• **Work instructions**:
Retype the records exactly.

[Records contained in a dataset]
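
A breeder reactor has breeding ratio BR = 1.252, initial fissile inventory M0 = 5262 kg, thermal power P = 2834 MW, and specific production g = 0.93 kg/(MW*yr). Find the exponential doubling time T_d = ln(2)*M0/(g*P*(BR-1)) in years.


Breeding gain G = BR - 1 = 1.252 - 1 = 0.252
Fissile production rate = g * P * G = 0.93 * 2834 * 0.252 = 664.17624 kg/yr
T_d = ln(2) * M0 / (g * P * G)
T_d = ln(2) * 5262 / 664.17624 = 5.4915 yr

5.4915


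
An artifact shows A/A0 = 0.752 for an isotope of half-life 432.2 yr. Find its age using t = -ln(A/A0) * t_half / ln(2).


lambda = ln(2) / t_half = ln(2) / 432.2 = 0.001603765 /yr
t = -ln(A/A0) / lambda
t = -ln(0.752) / 0.001603765
t = 177.72 yr

177.72


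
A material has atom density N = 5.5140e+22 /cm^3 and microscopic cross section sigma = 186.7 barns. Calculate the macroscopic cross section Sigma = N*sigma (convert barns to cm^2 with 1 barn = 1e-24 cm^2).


Sigma = N * sigma_barns * 1e-24
Sigma = 5.5140e+22 * 186.7 * 1e-24
Sigma = 10.295 /cm

10.295


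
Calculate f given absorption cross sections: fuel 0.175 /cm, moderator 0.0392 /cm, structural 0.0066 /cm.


f = Sigma_a_fuel / (Sigma_a_fuel + Sigma_a_mod + Sigma_a_other)
f = 0.175 / (0.175 + 0.0392 + 0.0066)
f = 0.79257

0.79257


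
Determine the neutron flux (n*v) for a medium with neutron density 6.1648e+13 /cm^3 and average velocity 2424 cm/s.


phi = n * v
phi = 6.1648e+13 * 2424
phi = 1.4943e+17 /cm^2/s

1.4943e+17


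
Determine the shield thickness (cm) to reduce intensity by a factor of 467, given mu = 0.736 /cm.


x = ln(factor) / mu
x = ln(467) / 0.736
x = 8.3510 cm

8.3510


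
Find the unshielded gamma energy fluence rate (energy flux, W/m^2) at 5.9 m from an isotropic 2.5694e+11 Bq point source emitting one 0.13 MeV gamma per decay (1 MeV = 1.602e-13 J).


psi = A * E * 1.602e-13 / (4*pi*r^2)
psi = 2.5694e+11 * 0.13 * 1.602e-13 / (4*pi*5.9^2)
psi = 1.2233e-05 W/m^2

1.2233e-05


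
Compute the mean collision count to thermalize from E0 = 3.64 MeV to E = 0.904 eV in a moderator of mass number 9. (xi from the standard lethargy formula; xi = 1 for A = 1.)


xi = 1 + (A-1)^2/(2A)*ln((A-1)/(A+1)) = 0.2066007 (for A = 9)
n = ln(E0/E) / xi
n = ln(3.64e6 / 0.904) / 0.2066007
n = ln(4.026549e+06) / 0.2066007 = 73.613

73.613


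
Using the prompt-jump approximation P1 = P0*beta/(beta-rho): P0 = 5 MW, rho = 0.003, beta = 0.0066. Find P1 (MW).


P1/P0 = beta / (beta - rho)
P1/P0 = 0.0066 / (0.0066 - 0.003) = 1.833333
P1 = 5 * 1.833333 = 9.1667 MW

9.1667


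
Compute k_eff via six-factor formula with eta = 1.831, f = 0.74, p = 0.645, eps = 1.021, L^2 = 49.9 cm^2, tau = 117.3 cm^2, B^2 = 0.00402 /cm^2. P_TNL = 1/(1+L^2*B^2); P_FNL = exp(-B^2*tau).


k_inf = eta*f*p*eps = 1.831*0.74*0.645*1.021 = 0.8922890
P_TNL = 1/(1 + L^2*B^2) = 1/(1 + 49.9*0.00402) = 0.8329183
P_FNL = exp(-B^2*tau) = exp(-0.00402*117.3) = 0.6240368
k_eff = k_inf * P_TNL * P_FNL = 0.8922890 * 0.8329183 * 0.6240368
k_eff = 0.46379

0.46379


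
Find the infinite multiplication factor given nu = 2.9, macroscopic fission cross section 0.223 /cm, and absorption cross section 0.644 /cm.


k_inf = nu * Sigma_f / Sigma_a
k_inf = 2.9 * 0.223 / 0.644
k_inf = 1.0042

1.0042


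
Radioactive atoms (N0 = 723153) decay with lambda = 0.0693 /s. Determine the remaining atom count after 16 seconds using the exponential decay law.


N = N0 * exp(-lambda * t)
N = 723153 * exp(-0.0693 * 16)
N = 238608

238608


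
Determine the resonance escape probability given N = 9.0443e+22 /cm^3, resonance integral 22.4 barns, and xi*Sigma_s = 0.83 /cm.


p = exp(-N * I * 1e-24 / (xi*Sigma_s))
p = exp(-9.0443e+22 * 22.4 * 1e-24 / 0.83)
p = 0.087085

0.087085


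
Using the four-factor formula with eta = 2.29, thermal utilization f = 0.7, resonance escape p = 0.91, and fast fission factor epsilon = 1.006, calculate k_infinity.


k_inf = eta * f * p * epsilon
k_inf = 2.29 * 0.7 * 0.91 * 1.006
k_inf = 1.4675

1.4675


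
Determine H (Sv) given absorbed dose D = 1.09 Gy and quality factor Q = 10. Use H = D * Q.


H = D * Q
H = 1.09 * 10
H = 10.900 Sv

10.900


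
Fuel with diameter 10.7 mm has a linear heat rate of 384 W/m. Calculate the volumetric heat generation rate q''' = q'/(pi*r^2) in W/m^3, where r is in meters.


r = D / 2 / 1000 = 10.7 / 2 / 1000 = 0.00535 m
q''' = q' / (pi * r^2)
q''' = 384 / (pi * 0.00535^2)
q''' = 4.2705e+06 W/m^3

4.2705e+06


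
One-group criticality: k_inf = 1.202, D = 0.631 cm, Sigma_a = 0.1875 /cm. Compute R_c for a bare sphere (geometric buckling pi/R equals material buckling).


L^2 = D / Sigma_a = 0.631 / 0.1875 = 3.365333 cm^2
B_m^2 = (k_inf - 1) / L^2 = (1.202 - 1) / 3.365333 = 0.06002378 /cm^2
For a bare sphere: B_g = pi/R, so R_c = pi / sqrt(B_m^2)
R_c = pi / sqrt(0.06002378) = 12.823 cm

12.823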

• **Exercise solution**:
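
A breeder reactor has breeding ratio BR = 1.252, initial fissile inventory M0 = 5262 kg, thermal power P = 2834 MW, and specific production g = 0.93 kg/(MW*yr). Find the exponential doubling time T_d = ln(2)*M0/(g*P*(BR-1)) in years.


Breeding gain G = BR - 1 = 1.252 - 1 = 0.252
Fissile production rate = g * P * G = 0.93 * 2834 * 0.252 = 664.17624 kg/yr
T_d = ln(2) * M0 / (g * P * G)
T_d = ln(2) * 5262 / 664.17624 = 5.4915 yr

5.4915


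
An artifact shows A/A0 = 0.752 for an isotope of half-life 432.2 yr. Find its age using t = -ln(A/A0) * t_half / ln(2).


lambda = ln(2) / t_half = ln(2) / 432.2 = 0.001603765 /yr
t = -ln(A/A0) / lambda
t = -ln(0.752) / 0.001603765
t = 177.72 yr

177.72


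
A material has atom density N = 5.5140e+22 /cm^3 and microscopic cross section sigma = 186.7 barns. Calculate the macroscopic cross section Sigma = N*sigma (convert barns to cm^2 with 1 barn = 1e-24 cm^2).


Sigma = N * sigma_barns * 1e-24
Sigma = 5.5140e+22 * 186.7 * 1e-24
Sigma = 10.295 /cm

10.295


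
Calculate f given absorption cross sections: fuel 0.175 /cm, moderator 0.0392 /cm, structural 0.0066 /cm.


f = Sigma_a_fuel / (Sigma_a_fuel + Sigma_a_mod + Sigma_a_other)
f = 0.175 / (0.175 + 0.0392 + 0.0066)
f = 0.79257

0.79257


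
Determine the neutron flux (n*v) for a medium with neutron density 6.1648e+13 /cm^3 and average velocity 2424 cm/s.


phi = n * v
phi = 6.1648e+13 * 2424
phi = 1.4943e+17 /cm^2/s

1.4943e+17


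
Determine the shield thickness (cm) to reduce intensity by a factor of 467, given mu = 0.736 /cm.


x = ln(factor) / mu
x = ln(467) / 0.736
x = 8.3510 cm

8.3510


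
Find the unshielded gamma energy fluence rate (energy flux, W/m^2) at 5.9 m from an isotropic 2.5694e+11 Bq point source emitting one 0.13 MeV gamma per decay (1 MeV = 1.602e-13 J).


psi = A * E * 1.602e-13 / (4*pi*r^2)
psi = 2.5694e+11 * 0.13 * 1.602e-13 / (4*pi*5.9^2)
psi = 1.2233e-05 W/m^2

1.2233e-05


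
Compute the mean collision count to thermalize from E0 = 3.64 MeV to E = 0.904 eV in a moderator of mass number 9. (xi from the standard lethargy formula; xi = 1 for A = 1.)


xi = 1 + (A-1)^2/(2A)*ln((A-1)/(A+1)) = 0.2066007 (for A = 9)
n = ln(E0/E) / xi
n = ln(3.64e6 / 0.904) / 0.2066007
n = ln(4.026549e+06) / 0.2066007 = 73.613

73.613


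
Using the prompt-jump approximation P1 = P0*beta/(beta-rho): P0 = 5 MW, rho = 0.003, beta = 0.0066. Find P1 (MW).


P1/P0 = beta / (beta - rho)
P1/P0 = 0.0066 / (0.0066 - 0.003) = 1.833333
P1 = 5 * 1.833333 = 9.1667 MW

9.1667


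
Compute k_eff via six-factor formula with eta = 1.831, f = 0.74, p = 0.645, eps = 1.021, L^2 = 49.9 cm^2, tau = 117.3 cm^2, B^2 = 0.00402 /cm^2. P_TNL = 1/(1+L^2*B^2); P_FNL = exp(-B^2*tau).


k_inf = eta*f*p*eps = 1.831*0.74*0.645*1.021 = 0.8922890
P_TNL = 1/(1 + L^2*B^2) = 1/(1 + 49.9*0.00402) = 0.8329183
P_FNL = exp(-B^2*tau) = exp(-0.00402*117.3) = 0.6240368
k_eff = k_inf * P_TNL * P_FNL = 0.8922890 * 0.8329183 * 0.6240368
k_eff = 0.46379

0.46379


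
Find the infinite multiplication factor given nu = 2.9, macroscopic fission cross section 0.223 /cm, and absorption cross section 0.644 /cm.


k_inf = nu * Sigma_f / Sigma_a
k_inf = 2.9 * 0.223 / 0.644
k_inf = 1.0042

1.0042


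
Radioactive atoms (N0 = 723153) decay with lambda = 0.0693 /s. Determine the remaining atom count after 16 seconds using the exponential decay law.


N = N0 * exp(-lambda * t)
N = 723153 * exp(-0.0693 * 16)
N = 238608

238608


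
Determine the resonance escape probability given N = 9.0443e+22 /cm^3, resonance integral 22.4 barns, and xi*Sigma_s = 0.83 /cm.


p = exp(-N * I * 1e-24 / (xi*Sigma_s))
p = exp(-9.0443e+22 * 22.4 * 1e-24 / 0.83)
p = 0.087085

0.087085


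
Using the four-factor formula with eta = 2.29, thermal utilization f = 0.7, resonance escape p = 0.91, and fast fission factor epsilon = 1.006, calculate k_infinity.


k_inf = eta * f * p * epsilon
k_inf = 2.29 * 0.7 * 0.91 * 1.006
k_inf = 1.4675

1.4675


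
Determine H (Sv) given absorbed dose D = 1.09 Gy and quality factor Q = 10. Use H = D * Q.


H = D * Q
H = 1.09 * 10
H = 10.900 Sv

10.900


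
Fuel with diameter 10.7 mm has a linear heat rate of 384 W/m. Calculate the volumetric heat generation rate q''' = q'/(pi*r^2) in W/m^3, where r is in meters.


r = D / 2 / 1000 = 10.7 / 2 / 1000 = 0.00535 m
q''' = q' / (pi * r^2)
q''' = 384 / (pi * 0.00535^2)
q''' = 4.2705e+06 W/m^3

4.2705e+06


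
One-group criticality: k_inf = 1.202, D = 0.631 cm, Sigma_a = 0.1875 /cm. Compute R_c for a bare sphere (geometric buckling pi/R equals material buckling).


L^2 = D / Sigma_a = 0.631 / 0.1875 = 3.365333 cm^2
B_m^2 = (k_inf - 1) / L^2 = (1.202 - 1) / 3.365333 = 0.06002378 /cm^2
For a bare sphere: B_g = pi/R, so R_c = pi / sqrt(B_m^2)
R_c = pi / sqrt(0.06002378) = 12.823 cm

12.823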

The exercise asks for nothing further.